- **HOW TO COMPLETE THIS TASK**: Print the data exactly, leaving nothing out.

### DATA FOR PROCESSING

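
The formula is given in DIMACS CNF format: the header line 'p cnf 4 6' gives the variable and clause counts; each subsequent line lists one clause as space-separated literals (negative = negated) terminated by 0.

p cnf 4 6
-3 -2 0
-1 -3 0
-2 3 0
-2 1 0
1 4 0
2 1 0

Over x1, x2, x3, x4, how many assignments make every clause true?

2

There are 2^4 = 16 truth assignments over (x1, x2, x3, x4).
Check each against the 6 clauses (columns in the order x1, x2, x3, x4):
  F F F F  ✗ fails (x1 ∨ x4)
  F F F T  ✗ fails (x2 ∨ x1)
  F F T F  ✗ fails (x1 ∨ x4)
  F F T T  ✗ fails (x2 ∨ x1)
  F T F F  ✗ fails (¬x2 ∨ x3)
  F T F T  ✗ fails (¬x2 ∨ x3)
  F T T F  ✗ fails (¬x3 ∨ ¬x2)
  F T T T  ✗ fails (¬x3 ∨ ¬x2)
  T F F F  ✓ satisfies all
  T F F T  ✓ satisfies all
  T F T F  ✗ fails (¬x1 ∨ ¬x3)
  T F T T  ✗ fails (¬x1 ∨ ¬x3)
  T T F F  ✗ fails (¬x2 ∨ x3)
  T T F T  ✗ fails (¬x2 ∨ x3)
  T T T F  ✗ fails (¬x3 ∨ ¬x2)
  T T T T  ✗ fails (¬x3 ∨ ¬x2)
2 of the 16 rows are models.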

######

- **SOLUTION FOR THIS EXERCISE**:
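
The formula is given in DIMACS CNF format: the header line 'p cnf 4 6' gives the variable and clause counts; each subsequent line lists one clause as space-separated literals (negative = negated) terminated by 0.

p cnf 4 6
-3 -2 0
-1 -3 0
-2 3 0
-2 1 0
1 4 0
2 1 0

Over x1, x2, x3, x4, how many assignments make every clause true?

2

There are 2^4 = 16 truth assignments over (x1, x2, x3, x4).
Check each against the 6 clauses (columns in the order x1, x2, x3, x4):
  F F F F  ✗ fails (x1 ∨ x4)
  F F F T  ✗ fails (x2 ∨ x1)
  F F T F  ✗ fails (x1 ∨ x4)
  F F T T  ✗ fails (x2 ∨ x1)
  F T F F  ✗ fails (¬x2 ∨ x3)
  F T F T  ✗ fails (¬x2 ∨ x3)
  F T T F  ✗ fails (¬x3 ∨ ¬x2)
  F T T T  ✗ fails (¬x3 ∨ ¬x2)
  T F F F  ✓ satisfies all
  T F F T  ✓ satisfies all
  T F T F  ✗ fails (¬x1 ∨ ¬x3)
  T F T T  ✗ fails (¬x1 ∨ ¬x3)
  T T F F  ✗ fails (¬x2 ∨ x3)
  T T F T  ✗ fails (¬x2 ∨ x3)
  T T T F  ✗ fails (¬x3 ∨ ¬x2)
  T T T T  ✗ fails (¬x3 ∨ ¬x2)
2 of the 16 rows are models.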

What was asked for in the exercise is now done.